Listed entries:
= = = = = = =

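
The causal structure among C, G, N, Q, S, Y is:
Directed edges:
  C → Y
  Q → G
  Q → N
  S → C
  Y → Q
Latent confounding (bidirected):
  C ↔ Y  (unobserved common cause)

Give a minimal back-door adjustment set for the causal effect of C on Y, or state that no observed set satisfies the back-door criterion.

C→Y: no observed back-door set.

desc(C)\{C}={G,N,Q,Y}; candidates ⊆ {S}.
C↔Y: latent back-door arc(s) into C.
size 0: {}; under {} C still reaches {G,N,Q,S,Y} ∋ Y.
size 1: {S}; under {S} C still reaches {G,N,Q,Y} ∋ Y.
C↔Y cannot be blocked by any observed set — no back-door set.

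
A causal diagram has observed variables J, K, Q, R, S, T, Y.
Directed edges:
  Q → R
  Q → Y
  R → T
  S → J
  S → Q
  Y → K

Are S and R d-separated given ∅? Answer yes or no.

No — S and R are d-connected given ∅.

Bayes-Ball from S | ∅ reaches {J,K,Q,R,T,Y}.
R ∈ reach(S|∅) ⇒ S ⊥̸ R | ∅.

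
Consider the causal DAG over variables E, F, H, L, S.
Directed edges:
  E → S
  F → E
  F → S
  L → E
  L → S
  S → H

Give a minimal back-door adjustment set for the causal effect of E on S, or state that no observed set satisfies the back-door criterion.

E→S: minimal back-door set {F, L}.

desc(E)\{E}={H,S}; candidates ⊆ {F,L}.
size 0: {}; under {} E still reaches {F,H,L,S} ∋ S.
size 1: {F}, {L}; under {F} E still reaches {H,L,S} ∋ S.
{F,L}: E⊥S given {F,L} in G with E→· removed — back-door holds.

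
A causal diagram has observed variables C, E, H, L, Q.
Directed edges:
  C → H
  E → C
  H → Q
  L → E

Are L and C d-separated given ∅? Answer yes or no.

No — L and C are d-connected given ∅.

Bayes-Ball from L | ∅ reaches {C,E,H,Q}.
C ∈ reach(L|∅) ⇒ L ⊥̸ C | ∅.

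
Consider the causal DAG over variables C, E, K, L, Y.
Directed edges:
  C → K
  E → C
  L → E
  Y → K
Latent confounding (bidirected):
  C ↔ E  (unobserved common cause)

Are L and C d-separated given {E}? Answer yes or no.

Bayes-Ball from L | {E} reaches {C,K}.
C ∈ reach(L|{E}) ⇒ L ⊥̸ C | {E}.

No — L and C are d-connected given {E}.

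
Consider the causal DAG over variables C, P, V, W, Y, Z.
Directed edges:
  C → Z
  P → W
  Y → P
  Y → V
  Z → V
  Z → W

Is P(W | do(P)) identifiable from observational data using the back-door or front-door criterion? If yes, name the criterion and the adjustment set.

desc(P)\{P}={W}; candidates ⊆ {C,V,Y,Z}.
∅: P⊥W given ∅ in G with P→· removed — back-door holds.
P(W|do(P)) = P(W|P) — no adjustment needed.

P(W|do(P)): backdoor, adjust for ∅.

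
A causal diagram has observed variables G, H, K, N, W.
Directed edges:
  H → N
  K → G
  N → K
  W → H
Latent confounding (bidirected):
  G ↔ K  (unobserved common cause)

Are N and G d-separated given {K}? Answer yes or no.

Bayes-Ball from N | {K} reaches {G,H,W}.
G ∈ reach(N|{K}) ⇒ N ⊥̸ G | {K}.

No — N and G are d-connected given {K}.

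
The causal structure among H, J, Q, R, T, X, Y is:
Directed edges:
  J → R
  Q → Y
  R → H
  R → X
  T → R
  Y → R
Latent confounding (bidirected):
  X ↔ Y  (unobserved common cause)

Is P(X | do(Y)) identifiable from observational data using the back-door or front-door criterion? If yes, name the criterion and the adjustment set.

desc(Y)\{Y}={H,R,X}; candidates ⊆ {J,Q,T}.
Y↔X: latent back-door arc(s) into Y.
size 0: {}; under {} Y still reaches {Q,X} ∋ X.
size 1: {J}, {Q}, {T}; under {J} Y still reaches {Q,X} ∋ X.
size 2: {J,Q}, {J,T}, {Q,T}; under {J,Q} Y still reaches {X} ∋ X.
Y↔X cannot be blocked by any observed set — no back-door set.
{R}: (i) intercepts every directed Y→X path; (ii) no back-door Y→{R}; (iii) {Y} blocks every back-door {R}→X. Front-door holds.
P(X|do(Y)) = Σ_{R} P(R|Y) Σ_{Y'} P(X|R,Y')P(Y').

P(X|do(Y)): frontdoor, adjust for {R}.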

= = = = = = =

Go through the material above, and wherever a line contains the string "unobserved", return it.

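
  C ↔ Y  (unobserved common cause)
  C ↔ E  (unobserved common cause)
  G ↔ K  (unobserved common cause)
  X ↔ Y  (unobserved common cause)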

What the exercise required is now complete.